TASK DIRECTIONS => Write every record out again exactly as shown below.

(Recorded data)
○ ○ ○ ○

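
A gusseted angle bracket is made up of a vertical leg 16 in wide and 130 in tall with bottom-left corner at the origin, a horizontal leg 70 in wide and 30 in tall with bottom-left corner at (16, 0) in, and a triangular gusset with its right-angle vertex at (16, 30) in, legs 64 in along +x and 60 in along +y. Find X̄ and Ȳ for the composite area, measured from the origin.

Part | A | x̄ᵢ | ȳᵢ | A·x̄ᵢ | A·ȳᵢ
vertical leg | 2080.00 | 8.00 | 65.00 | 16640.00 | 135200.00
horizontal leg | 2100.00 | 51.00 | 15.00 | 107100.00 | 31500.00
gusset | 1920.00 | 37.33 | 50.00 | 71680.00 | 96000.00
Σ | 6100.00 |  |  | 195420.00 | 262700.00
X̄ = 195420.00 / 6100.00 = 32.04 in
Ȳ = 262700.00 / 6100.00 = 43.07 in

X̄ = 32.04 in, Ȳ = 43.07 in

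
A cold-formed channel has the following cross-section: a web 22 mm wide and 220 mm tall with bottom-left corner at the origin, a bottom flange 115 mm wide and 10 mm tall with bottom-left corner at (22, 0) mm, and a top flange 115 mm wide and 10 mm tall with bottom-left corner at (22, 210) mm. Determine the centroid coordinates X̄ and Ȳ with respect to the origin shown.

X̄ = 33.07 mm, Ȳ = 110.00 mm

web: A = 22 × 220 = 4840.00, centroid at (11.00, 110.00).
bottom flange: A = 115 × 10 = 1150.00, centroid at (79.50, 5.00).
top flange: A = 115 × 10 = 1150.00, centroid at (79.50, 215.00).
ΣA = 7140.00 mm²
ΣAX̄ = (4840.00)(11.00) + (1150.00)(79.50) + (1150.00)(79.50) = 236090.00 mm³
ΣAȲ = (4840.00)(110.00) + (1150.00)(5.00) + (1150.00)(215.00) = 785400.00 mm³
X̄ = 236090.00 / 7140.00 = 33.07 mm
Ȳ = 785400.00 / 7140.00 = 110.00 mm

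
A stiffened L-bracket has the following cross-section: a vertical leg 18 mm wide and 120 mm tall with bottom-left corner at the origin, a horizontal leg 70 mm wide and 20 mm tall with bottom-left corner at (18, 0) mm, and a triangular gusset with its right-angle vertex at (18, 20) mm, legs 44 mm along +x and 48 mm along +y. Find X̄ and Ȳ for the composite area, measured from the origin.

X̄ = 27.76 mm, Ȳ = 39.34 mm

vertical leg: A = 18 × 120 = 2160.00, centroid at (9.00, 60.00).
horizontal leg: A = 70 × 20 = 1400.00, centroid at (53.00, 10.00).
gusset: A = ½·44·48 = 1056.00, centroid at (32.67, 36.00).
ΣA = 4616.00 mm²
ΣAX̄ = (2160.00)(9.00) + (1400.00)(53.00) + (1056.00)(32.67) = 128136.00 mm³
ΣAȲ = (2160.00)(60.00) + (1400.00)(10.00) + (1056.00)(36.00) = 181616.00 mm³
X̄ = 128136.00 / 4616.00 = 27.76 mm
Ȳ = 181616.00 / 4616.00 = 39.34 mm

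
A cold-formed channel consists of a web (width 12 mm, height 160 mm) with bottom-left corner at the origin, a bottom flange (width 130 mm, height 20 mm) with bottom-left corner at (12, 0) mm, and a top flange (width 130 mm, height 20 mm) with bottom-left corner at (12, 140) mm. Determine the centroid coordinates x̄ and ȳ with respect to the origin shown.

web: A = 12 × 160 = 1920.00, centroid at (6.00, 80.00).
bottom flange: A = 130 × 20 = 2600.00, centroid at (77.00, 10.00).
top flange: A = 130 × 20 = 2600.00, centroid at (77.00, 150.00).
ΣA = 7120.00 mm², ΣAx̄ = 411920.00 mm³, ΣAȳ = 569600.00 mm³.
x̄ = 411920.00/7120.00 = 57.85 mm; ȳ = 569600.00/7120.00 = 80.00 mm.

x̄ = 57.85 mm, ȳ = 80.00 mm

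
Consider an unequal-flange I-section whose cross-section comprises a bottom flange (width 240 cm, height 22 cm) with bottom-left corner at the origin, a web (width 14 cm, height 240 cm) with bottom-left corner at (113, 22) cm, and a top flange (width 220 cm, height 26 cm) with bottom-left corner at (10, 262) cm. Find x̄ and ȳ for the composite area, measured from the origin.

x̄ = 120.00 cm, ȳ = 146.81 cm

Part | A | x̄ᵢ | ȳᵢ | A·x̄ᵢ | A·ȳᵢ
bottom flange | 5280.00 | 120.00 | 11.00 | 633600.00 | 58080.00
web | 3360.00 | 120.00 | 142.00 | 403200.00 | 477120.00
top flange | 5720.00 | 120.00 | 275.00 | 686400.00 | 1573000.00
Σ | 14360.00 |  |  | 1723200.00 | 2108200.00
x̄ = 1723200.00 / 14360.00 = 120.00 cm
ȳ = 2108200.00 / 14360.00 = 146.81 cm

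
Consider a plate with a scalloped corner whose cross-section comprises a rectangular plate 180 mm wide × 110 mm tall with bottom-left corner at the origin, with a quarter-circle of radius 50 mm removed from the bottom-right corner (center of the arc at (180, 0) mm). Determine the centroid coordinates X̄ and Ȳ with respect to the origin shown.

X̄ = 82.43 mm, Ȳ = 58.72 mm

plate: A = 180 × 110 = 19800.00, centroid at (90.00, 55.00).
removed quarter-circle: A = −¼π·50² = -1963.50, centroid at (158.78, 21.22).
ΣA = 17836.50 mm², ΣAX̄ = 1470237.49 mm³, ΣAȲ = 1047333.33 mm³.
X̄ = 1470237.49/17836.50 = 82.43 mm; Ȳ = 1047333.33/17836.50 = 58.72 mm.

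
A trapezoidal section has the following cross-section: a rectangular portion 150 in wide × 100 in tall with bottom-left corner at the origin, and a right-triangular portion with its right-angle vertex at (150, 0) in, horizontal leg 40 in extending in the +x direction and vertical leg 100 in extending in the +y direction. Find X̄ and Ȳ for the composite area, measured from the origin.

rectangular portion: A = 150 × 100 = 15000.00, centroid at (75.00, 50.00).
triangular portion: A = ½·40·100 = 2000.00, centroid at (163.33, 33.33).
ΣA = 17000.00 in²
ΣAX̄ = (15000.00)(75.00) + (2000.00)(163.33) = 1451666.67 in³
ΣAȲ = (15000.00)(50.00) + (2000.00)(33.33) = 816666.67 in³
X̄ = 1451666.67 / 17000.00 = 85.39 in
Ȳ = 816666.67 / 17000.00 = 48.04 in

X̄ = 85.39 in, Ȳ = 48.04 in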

○ ○ ○ ○

ANSWER BOX =>
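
A gusseted angle bracket is made up of a vertical leg 16 in wide and 130 in tall with bottom-left corner at the origin, a horizontal leg 70 in wide and 30 in tall with bottom-left corner at (16, 0) in, and a triangular gusset with its right-angle vertex at (16, 30) in, legs 64 in along +x and 60 in along +y. Find X̄ and Ȳ for the composite area, measured from the origin.

Part | A | x̄ᵢ | ȳᵢ | A·x̄ᵢ | A·ȳᵢ
vertical leg | 2080.00 | 8.00 | 65.00 | 16640.00 | 135200.00
horizontal leg | 2100.00 | 51.00 | 15.00 | 107100.00 | 31500.00
gusset | 1920.00 | 37.33 | 50.00 | 71680.00 | 96000.00
Σ | 6100.00 |  |  | 195420.00 | 262700.00
X̄ = 195420.00 / 6100.00 = 32.04 in
Ȳ = 262700.00 / 6100.00 = 43.07 in

X̄ = 32.04 in, Ȳ = 43.07 in

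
A cold-formed channel has the following cross-section: a web 22 mm wide and 220 mm tall with bottom-left corner at the origin, a bottom flange 115 mm wide and 10 mm tall with bottom-left corner at (22, 0) mm, and a top flange 115 mm wide and 10 mm tall with bottom-left corner at (22, 210) mm. Determine the centroid coordinates X̄ and Ȳ with respect to the origin shown.

X̄ = 33.07 mm, Ȳ = 110.00 mm

web: A = 22 × 220 = 4840.00, centroid at (11.00, 110.00).
bottom flange: A = 115 × 10 = 1150.00, centroid at (79.50, 5.00).
top flange: A = 115 × 10 = 1150.00, centroid at (79.50, 215.00).
ΣA = 7140.00 mm²
ΣAX̄ = (4840.00)(11.00) + (1150.00)(79.50) + (1150.00)(79.50) = 236090.00 mm³
ΣAȲ = (4840.00)(110.00) + (1150.00)(5.00) + (1150.00)(215.00) = 785400.00 mm³
X̄ = 236090.00 / 7140.00 = 33.07 mm
Ȳ = 785400.00 / 7140.00 = 110.00 mm

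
A stiffened L-bracket has the following cross-section: a vertical leg 18 mm wide and 120 mm tall with bottom-left corner at the origin, a horizontal leg 70 mm wide and 20 mm tall with bottom-left corner at (18, 0) mm, and a triangular gusset with its right-angle vertex at (18, 20) mm, legs 44 mm along +x and 48 mm along +y. Find X̄ and Ȳ for the composite area, measured from the origin.

X̄ = 27.76 mm, Ȳ = 39.34 mm

vertical leg: A = 18 × 120 = 2160.00, centroid at (9.00, 60.00).
horizontal leg: A = 70 × 20 = 1400.00, centroid at (53.00, 10.00).
gusset: A = ½·44·48 = 1056.00, centroid at (32.67, 36.00).
ΣA = 4616.00 mm²
ΣAX̄ = (2160.00)(9.00) + (1400.00)(53.00) + (1056.00)(32.67) = 128136.00 mm³
ΣAȲ = (2160.00)(60.00) + (1400.00)(10.00) + (1056.00)(36.00) = 181616.00 mm³
X̄ = 128136.00 / 4616.00 = 27.76 mm
Ȳ = 181616.00 / 4616.00 = 39.34 mm

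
A cold-formed channel consists of a web (width 12 mm, height 160 mm) with bottom-left corner at the origin, a bottom flange (width 130 mm, height 20 mm) with bottom-left corner at (12, 0) mm, and a top flange (width 130 mm, height 20 mm) with bottom-left corner at (12, 140) mm. Determine the centroid coordinates x̄ and ȳ with respect to the origin shown.

web: A = 12 × 160 = 1920.00, centroid at (6.00, 80.00).
bottom flange: A = 130 × 20 = 2600.00, centroid at (77.00, 10.00).
top flange: A = 130 × 20 = 2600.00, centroid at (77.00, 150.00).
ΣA = 7120.00 mm², ΣAx̄ = 411920.00 mm³, ΣAȳ = 569600.00 mm³.
x̄ = 411920.00/7120.00 = 57.85 mm; ȳ = 569600.00/7120.00 = 80.00 mm.

x̄ = 57.85 mm, ȳ = 80.00 mm

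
Consider an unequal-flange I-section whose cross-section comprises a bottom flange (width 240 cm, height 22 cm) with bottom-left corner at the origin, a web (width 14 cm, height 240 cm) with bottom-left corner at (113, 22) cm, and a top flange (width 220 cm, height 26 cm) with bottom-left corner at (10, 262) cm. Find x̄ and ȳ for the composite area, measured from the origin.

x̄ = 120.00 cm, ȳ = 146.81 cm

Part | A | x̄ᵢ | ȳᵢ | A·x̄ᵢ | A·ȳᵢ
bottom flange | 5280.00 | 120.00 | 11.00 | 633600.00 | 58080.00
web | 3360.00 | 120.00 | 142.00 | 403200.00 | 477120.00
top flange | 5720.00 | 120.00 | 275.00 | 686400.00 | 1573000.00
Σ | 14360.00 |  |  | 1723200.00 | 2108200.00
x̄ = 1723200.00 / 14360.00 = 120.00 cm
ȳ = 2108200.00 / 14360.00 = 146.81 cm

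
Consider a plate with a scalloped corner whose cross-section comprises a rectangular plate 180 mm wide × 110 mm tall with bottom-left corner at the origin, with a quarter-circle of radius 50 mm removed from the bottom-right corner (center of the arc at (180, 0) mm). Determine the centroid coordinates X̄ and Ȳ with respect to the origin shown.

X̄ = 82.43 mm, Ȳ = 58.72 mm

plate: A = 180 × 110 = 19800.00, centroid at (90.00, 55.00).
removed quarter-circle: A = −¼π·50² = -1963.50, centroid at (158.78, 21.22).
ΣA = 17836.50 mm², ΣAX̄ = 1470237.49 mm³, ΣAȲ = 1047333.33 mm³.
X̄ = 1470237.49/17836.50 = 82.43 mm; Ȳ = 1047333.33/17836.50 = 58.72 mm.

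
A trapezoidal section has the following cross-section: a rectangular portion 150 in wide × 100 in tall with bottom-left corner at the origin, and a right-triangular portion with its right-angle vertex at (150, 0) in, horizontal leg 40 in extending in the +x direction and vertical leg 100 in extending in the +y direction. Find X̄ and Ȳ for the composite area, measured from the origin.

rectangular portion: A = 150 × 100 = 15000.00, centroid at (75.00, 50.00).
triangular portion: A = ½·40·100 = 2000.00, centroid at (163.33, 33.33).
ΣA = 17000.00 in²
ΣAX̄ = (15000.00)(75.00) + (2000.00)(163.33) = 1451666.67 in³
ΣAȲ = (15000.00)(50.00) + (2000.00)(33.33) = 816666.67 in³
X̄ = 1451666.67 / 17000.00 = 85.39 in
Ȳ = 816666.67 / 17000.00 = 48.04 in

X̄ = 85.39 in, Ȳ = 48.04 in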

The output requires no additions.